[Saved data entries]
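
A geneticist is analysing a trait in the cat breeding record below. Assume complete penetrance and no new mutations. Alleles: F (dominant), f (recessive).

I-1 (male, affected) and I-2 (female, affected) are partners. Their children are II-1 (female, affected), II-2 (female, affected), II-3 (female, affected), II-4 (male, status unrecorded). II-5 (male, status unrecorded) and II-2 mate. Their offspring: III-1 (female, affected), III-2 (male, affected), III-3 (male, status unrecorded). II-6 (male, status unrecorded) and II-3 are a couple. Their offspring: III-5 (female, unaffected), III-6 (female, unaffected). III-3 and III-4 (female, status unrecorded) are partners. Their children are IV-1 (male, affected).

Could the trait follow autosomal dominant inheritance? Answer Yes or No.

A consistent assignment under autosomal dominant exists: I-1 FF, I-2 Ff, II-1 FF, II-2 FF, II-3 Ff, II-4 FF, II-5 FF, II-6 Ff, III-1 FF, III-2 FF, III-3 FF, III-4 FF, III-5 ff, III-6 ff, IV-1 FF.
In this assignment every recorded phenotype matches its genotype and every non-founder's genotype is obtainable from its parents' genotypes, so the pedigree is consistent.

Yes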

### [Assignment]
Every single record must be transcribed exactly as it stands.

### [Solution to the problem]
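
A geneticist is analysing a trait in the cat breeding record below. Assume complete penetrance and no new mutations. Alleles: F (dominant), f (recessive).

I-1 (male, affected) and I-2 (female, affected) are partners. Their children are II-1 (female, affected), II-2 (female, affected), II-3 (female, affected), II-4 (male, status unrecorded). II-5 (male, status unrecorded) and II-2 mate. Their offspring: III-1 (female, affected), III-2 (male, affected), III-3 (male, status unrecorded). II-6 (male, status unrecorded) and II-3 are a couple. Their offspring: III-5 (female, unaffected), III-6 (female, unaffected). III-3 and III-4 (female, status unrecorded) are partners. Their children are IV-1 (male, affected).

Could the trait follow autosomal dominant inheritance? Answer Yes or No.

A consistent assignment under autosomal dominant exists: I-1 FF, I-2 Ff, II-1 FF, II-2 FF, II-3 Ff, II-4 FF, II-5 FF, II-6 Ff, III-1 FF, III-2 FF, III-3 FF, III-4 FF, III-5 ff, III-6 ff, IV-1 FF.
In this assignment every recorded phenotype matches its genotype and every non-founder's genotype is obtainable from its parents' genotypes, so the pedigree is consistent.

Yes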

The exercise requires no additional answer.